----- LISTED ENTRIES -----
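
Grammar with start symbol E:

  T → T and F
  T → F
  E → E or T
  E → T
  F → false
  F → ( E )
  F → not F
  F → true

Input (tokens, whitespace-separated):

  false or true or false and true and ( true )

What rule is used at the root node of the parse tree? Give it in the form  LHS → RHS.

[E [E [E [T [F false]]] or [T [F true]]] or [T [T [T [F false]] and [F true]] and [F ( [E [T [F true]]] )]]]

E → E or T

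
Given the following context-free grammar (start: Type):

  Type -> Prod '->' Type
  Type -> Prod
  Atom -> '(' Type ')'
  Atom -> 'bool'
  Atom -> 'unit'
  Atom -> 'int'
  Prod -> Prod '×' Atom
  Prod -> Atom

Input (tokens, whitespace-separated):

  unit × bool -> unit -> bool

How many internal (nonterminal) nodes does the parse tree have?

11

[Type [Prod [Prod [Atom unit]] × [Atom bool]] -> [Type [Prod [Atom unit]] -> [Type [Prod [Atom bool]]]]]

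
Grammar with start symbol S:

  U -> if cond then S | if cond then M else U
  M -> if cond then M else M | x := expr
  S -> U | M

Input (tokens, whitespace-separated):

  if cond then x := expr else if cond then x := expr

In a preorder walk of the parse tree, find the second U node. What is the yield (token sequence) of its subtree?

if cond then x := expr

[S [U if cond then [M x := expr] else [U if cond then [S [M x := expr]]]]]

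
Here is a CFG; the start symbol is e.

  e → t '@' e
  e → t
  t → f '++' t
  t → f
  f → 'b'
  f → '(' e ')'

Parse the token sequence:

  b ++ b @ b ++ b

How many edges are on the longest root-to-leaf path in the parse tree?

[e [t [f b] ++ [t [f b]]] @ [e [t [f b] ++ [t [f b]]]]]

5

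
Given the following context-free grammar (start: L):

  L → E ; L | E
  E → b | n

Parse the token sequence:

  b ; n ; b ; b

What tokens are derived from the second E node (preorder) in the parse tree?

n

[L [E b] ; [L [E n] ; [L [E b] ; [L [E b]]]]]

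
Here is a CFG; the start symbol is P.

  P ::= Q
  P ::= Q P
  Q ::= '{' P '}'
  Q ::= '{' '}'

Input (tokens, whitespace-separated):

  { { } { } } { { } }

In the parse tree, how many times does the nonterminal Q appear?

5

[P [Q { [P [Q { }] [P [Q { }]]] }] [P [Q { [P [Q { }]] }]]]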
-----
An exact copy of every entry is required.

> TASK OUTPUT:
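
Grammar with start symbol E:

  T → T and F
  T → F
  E → E or T
  E → T
  F → false
  F → ( E )
  F → not F
  F → true

Input (tokens, whitespace-separated):

  false or true or false and true and ( true )

What rule is used at the root node of the parse tree? Give it in the form  LHS → RHS.

[E [E [E [T [F false]]] or [T [F true]]] or [T [T [T [F false]] and [F true]] and [F ( [E [T [F true]]] )]]]

E → E or T

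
Given the following context-free grammar (start: Type):

  Type -> Prod '->' Type
  Type -> Prod
  Atom -> '(' Type ')'
  Atom -> 'bool'
  Atom -> 'unit'
  Atom -> 'int'
  Prod -> Prod '×' Atom
  Prod -> Atom

Input (tokens, whitespace-separated):

  unit × bool -> unit -> bool

How many internal (nonterminal) nodes does the parse tree have?

11

[Type [Prod [Prod [Atom unit]] × [Atom bool]] -> [Type [Prod [Atom unit]] -> [Type [Prod [Atom bool]]]]]

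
Grammar with start symbol S:

  U -> if cond then S | if cond then M else U
  M -> if cond then M else M | x := expr
  S -> U | M

Input (tokens, whitespace-separated):

  if cond then x := expr else if cond then x := expr

In a preorder walk of the parse tree, find the second U node. What is the yield (token sequence) of its subtree?

if cond then x := expr

[S [U if cond then [M x := expr] else [U if cond then [S [M x := expr]]]]]

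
Here is a CFG; the start symbol is e.

  e → t '@' e
  e → t
  t → f '++' t
  t → f
  f → 'b'
  f → '(' e ')'

Parse the token sequence:

  b ++ b @ b ++ b

How many edges are on the longest root-to-leaf path in the parse tree?

[e [t [f b] ++ [t [f b]]] @ [e [t [f b] ++ [t [f b]]]]]

5

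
Given the following context-free grammar (start: L):

  L → E ; L | E
  E → b | n

Parse the token sequence:

  b ; n ; b ; b

What tokens are derived from the second E node (preorder) in the parse tree?

n

[L [E b] ; [L [E n] ; [L [E b] ; [L [E b]]]]]

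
Here is a CFG; the start symbol is P.

  P ::= Q
  P ::= Q P
  Q ::= '{' P '}'
  Q ::= '{' '}'

Input (tokens, whitespace-separated):

  { { } { } } { { } }

In the parse tree, how many times does the nonterminal Q appear?

5

[P [Q { [P [Q { }] [P [Q { }]]] }] [P [Q { [P [Q { }]] }]]]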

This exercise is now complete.